TASK TO CARRY OUT:
Make an exact copy of the entries that come next.

Records from a dataset:
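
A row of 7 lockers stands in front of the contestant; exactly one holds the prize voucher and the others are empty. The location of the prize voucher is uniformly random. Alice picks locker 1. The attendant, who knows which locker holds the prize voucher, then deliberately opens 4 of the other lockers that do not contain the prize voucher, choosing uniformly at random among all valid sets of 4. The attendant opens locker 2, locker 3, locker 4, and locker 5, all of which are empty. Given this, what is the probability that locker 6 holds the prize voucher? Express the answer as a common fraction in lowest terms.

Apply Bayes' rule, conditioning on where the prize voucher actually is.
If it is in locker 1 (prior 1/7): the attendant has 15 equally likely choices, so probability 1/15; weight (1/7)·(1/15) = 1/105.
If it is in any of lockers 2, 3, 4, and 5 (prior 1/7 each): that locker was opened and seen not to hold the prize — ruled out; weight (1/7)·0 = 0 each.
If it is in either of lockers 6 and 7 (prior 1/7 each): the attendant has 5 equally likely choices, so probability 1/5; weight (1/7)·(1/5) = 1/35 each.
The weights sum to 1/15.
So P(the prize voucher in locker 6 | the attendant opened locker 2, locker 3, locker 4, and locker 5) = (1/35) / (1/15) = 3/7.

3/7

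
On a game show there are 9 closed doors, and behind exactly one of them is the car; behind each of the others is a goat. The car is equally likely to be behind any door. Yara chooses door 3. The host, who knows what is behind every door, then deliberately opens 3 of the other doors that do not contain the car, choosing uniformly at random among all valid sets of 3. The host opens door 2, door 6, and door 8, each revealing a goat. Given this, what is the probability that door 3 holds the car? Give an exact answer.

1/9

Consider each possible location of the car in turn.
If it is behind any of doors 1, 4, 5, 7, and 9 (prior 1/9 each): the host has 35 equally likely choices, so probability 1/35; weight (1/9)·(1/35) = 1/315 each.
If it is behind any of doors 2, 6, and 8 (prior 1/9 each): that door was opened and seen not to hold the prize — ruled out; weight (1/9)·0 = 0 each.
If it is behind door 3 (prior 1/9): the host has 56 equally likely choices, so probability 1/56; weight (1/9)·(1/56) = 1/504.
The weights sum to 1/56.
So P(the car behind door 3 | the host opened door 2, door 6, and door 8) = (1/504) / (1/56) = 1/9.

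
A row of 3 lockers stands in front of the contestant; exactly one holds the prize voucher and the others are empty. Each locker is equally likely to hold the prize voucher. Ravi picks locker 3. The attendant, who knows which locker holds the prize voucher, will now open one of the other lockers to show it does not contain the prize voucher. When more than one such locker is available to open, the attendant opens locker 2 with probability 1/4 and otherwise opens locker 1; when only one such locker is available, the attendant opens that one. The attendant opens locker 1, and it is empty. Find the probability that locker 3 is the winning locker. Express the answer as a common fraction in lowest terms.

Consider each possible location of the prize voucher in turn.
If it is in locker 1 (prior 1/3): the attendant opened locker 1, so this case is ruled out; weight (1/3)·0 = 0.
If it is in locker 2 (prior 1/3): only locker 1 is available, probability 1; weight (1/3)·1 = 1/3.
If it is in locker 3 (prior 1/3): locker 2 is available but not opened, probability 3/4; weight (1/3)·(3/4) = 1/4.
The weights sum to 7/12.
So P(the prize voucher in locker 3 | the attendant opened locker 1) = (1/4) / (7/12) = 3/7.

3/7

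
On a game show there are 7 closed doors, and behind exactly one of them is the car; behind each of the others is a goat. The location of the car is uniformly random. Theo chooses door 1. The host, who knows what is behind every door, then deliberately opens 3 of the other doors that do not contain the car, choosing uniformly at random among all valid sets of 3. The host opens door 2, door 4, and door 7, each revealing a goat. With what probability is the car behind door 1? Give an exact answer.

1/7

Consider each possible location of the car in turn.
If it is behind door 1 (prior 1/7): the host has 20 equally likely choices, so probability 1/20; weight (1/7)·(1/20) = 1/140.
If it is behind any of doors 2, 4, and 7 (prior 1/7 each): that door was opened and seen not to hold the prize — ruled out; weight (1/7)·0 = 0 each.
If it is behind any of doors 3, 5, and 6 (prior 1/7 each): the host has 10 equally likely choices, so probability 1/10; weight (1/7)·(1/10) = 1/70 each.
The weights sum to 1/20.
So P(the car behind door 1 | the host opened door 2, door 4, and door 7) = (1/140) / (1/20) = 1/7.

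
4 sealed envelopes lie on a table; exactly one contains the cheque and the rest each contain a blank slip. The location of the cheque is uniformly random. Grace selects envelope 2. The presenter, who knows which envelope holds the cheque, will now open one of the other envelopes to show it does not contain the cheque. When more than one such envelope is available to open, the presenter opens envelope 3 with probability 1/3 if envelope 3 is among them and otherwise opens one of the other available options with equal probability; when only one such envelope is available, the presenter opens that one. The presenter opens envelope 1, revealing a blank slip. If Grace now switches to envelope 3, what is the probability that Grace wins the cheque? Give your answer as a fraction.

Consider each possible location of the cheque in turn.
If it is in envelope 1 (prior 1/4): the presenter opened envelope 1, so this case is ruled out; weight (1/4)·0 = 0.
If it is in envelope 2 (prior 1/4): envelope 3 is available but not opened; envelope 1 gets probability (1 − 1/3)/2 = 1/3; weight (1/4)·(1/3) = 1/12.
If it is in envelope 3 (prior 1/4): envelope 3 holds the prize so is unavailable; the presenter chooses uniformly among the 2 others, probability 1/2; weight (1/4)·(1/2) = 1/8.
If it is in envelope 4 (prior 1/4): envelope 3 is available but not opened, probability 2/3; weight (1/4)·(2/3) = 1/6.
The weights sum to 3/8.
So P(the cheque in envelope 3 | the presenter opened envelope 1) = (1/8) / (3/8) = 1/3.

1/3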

TASK ANSWER:
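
A row of 7 lockers stands in front of the contestant; exactly one holds the prize voucher and the others are empty. The location of the prize voucher is uniformly random. Alice picks locker 1. The attendant, who knows which locker holds the prize voucher, then deliberately opens 4 of the other lockers that do not contain the prize voucher, choosing uniformly at random among all valid sets of 4. The attendant opens locker 2, locker 3, locker 4, and locker 5, all of which are empty. Given this, what is the probability that locker 6 holds the prize voucher? Express the answer as a common fraction in lowest terms.

Apply Bayes' rule, conditioning on where the prize voucher actually is.
If it is in locker 1 (prior 1/7): the attendant has 15 equally likely choices, so probability 1/15; weight (1/7)·(1/15) = 1/105.
If it is in any of lockers 2, 3, 4, and 5 (prior 1/7 each): that locker was opened and seen not to hold the prize — ruled out; weight (1/7)·0 = 0 each.
If it is in either of lockers 6 and 7 (prior 1/7 each): the attendant has 5 equally likely choices, so probability 1/5; weight (1/7)·(1/5) = 1/35 each.
The weights sum to 1/15.
So P(the prize voucher in locker 6 | the attendant opened locker 2, locker 3, locker 4, and locker 5) = (1/35) / (1/15) = 3/7.

3/7

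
On a game show there are 9 closed doors, and behind exactly one of them is the car; behind each of the others is a goat. The car is equally likely to be behind any door. Yara chooses door 3. The host, who knows what is behind every door, then deliberately opens 3 of the other doors that do not contain the car, choosing uniformly at random among all valid sets of 3. The host opens door 2, door 6, and door 8, each revealing a goat. Given this, what is the probability that door 3 holds the car? Give an exact answer.

1/9

Consider each possible location of the car in turn.
If it is behind any of doors 1, 4, 5, 7, and 9 (prior 1/9 each): the host has 35 equally likely choices, so probability 1/35; weight (1/9)·(1/35) = 1/315 each.
If it is behind any of doors 2, 6, and 8 (prior 1/9 each): that door was opened and seen not to hold the prize — ruled out; weight (1/9)·0 = 0 each.
If it is behind door 3 (prior 1/9): the host has 56 equally likely choices, so probability 1/56; weight (1/9)·(1/56) = 1/504.
The weights sum to 1/56.
So P(the car behind door 3 | the host opened door 2, door 6, and door 8) = (1/504) / (1/56) = 1/9.

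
A row of 3 lockers stands in front of the contestant; exactly one holds the prize voucher and the others are empty. Each locker is equally likely to hold the prize voucher. Ravi picks locker 3. The attendant, who knows which locker holds the prize voucher, will now open one of the other lockers to show it does not contain the prize voucher. When more than one such locker is available to open, the attendant opens locker 2 with probability 1/4 and otherwise opens locker 1; when only one such locker is available, the attendant opens that one. The attendant opens locker 1, and it is empty. Find the probability that locker 3 is the winning locker. Express the answer as a common fraction in lowest terms.

Consider each possible location of the prize voucher in turn.
If it is in locker 1 (prior 1/3): the attendant opened locker 1, so this case is ruled out; weight (1/3)·0 = 0.
If it is in locker 2 (prior 1/3): only locker 1 is available, probability 1; weight (1/3)·1 = 1/3.
If it is in locker 3 (prior 1/3): locker 2 is available but not opened, probability 3/4; weight (1/3)·(3/4) = 1/4.
The weights sum to 7/12.
So P(the prize voucher in locker 3 | the attendant opened locker 1) = (1/4) / (7/12) = 3/7.

3/7

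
On a game show there are 7 closed doors, and behind exactly one of them is the car; behind each of the others is a goat. The location of the car is uniformly random. Theo chooses door 1. The host, who knows what is behind every door, then deliberately opens 3 of the other doors that do not contain the car, choosing uniformly at random among all valid sets of 3. The host opens door 2, door 4, and door 7, each revealing a goat. With what probability is the car behind door 1? Give an exact answer.

1/7

Consider each possible location of the car in turn.
If it is behind door 1 (prior 1/7): the host has 20 equally likely choices, so probability 1/20; weight (1/7)·(1/20) = 1/140.
If it is behind any of doors 2, 4, and 7 (prior 1/7 each): that door was opened and seen not to hold the prize — ruled out; weight (1/7)·0 = 0 each.
If it is behind any of doors 3, 5, and 6 (prior 1/7 each): the host has 10 equally likely choices, so probability 1/10; weight (1/7)·(1/10) = 1/70 each.
The weights sum to 1/20.
So P(the car behind door 1 | the host opened door 2, door 4, and door 7) = (1/140) / (1/20) = 1/7.

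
4 sealed envelopes lie on a table; exactly one contains the cheque and the rest each contain a blank slip. The location of the cheque is uniformly random. Grace selects envelope 2. The presenter, who knows which envelope holds the cheque, will now open one of the other envelopes to show it does not contain the cheque. When more than one such envelope is available to open, the presenter opens envelope 3 with probability 1/3 if envelope 3 is among them and otherwise opens one of the other available options with equal probability; when only one such envelope is available, the presenter opens that one. The presenter opens envelope 1, revealing a blank slip. If Grace now switches to envelope 3, what is the probability that Grace wins the cheque? Give your answer as a fraction.

Consider each possible location of the cheque in turn.
If it is in envelope 1 (prior 1/4): the presenter opened envelope 1, so this case is ruled out; weight (1/4)·0 = 0.
If it is in envelope 2 (prior 1/4): envelope 3 is available but not opened; envelope 1 gets probability (1 − 1/3)/2 = 1/3; weight (1/4)·(1/3) = 1/12.
If it is in envelope 3 (prior 1/4): envelope 3 holds the prize so is unavailable; the presenter chooses uniformly among the 2 others, probability 1/2; weight (1/4)·(1/2) = 1/8.
If it is in envelope 4 (prior 1/4): envelope 3 is available but not opened, probability 2/3; weight (1/4)·(2/3) = 1/6.
The weights sum to 3/8.
So P(the cheque in envelope 3 | the presenter opened envelope 1) = (1/8) / (3/8) = 1/3.

1/3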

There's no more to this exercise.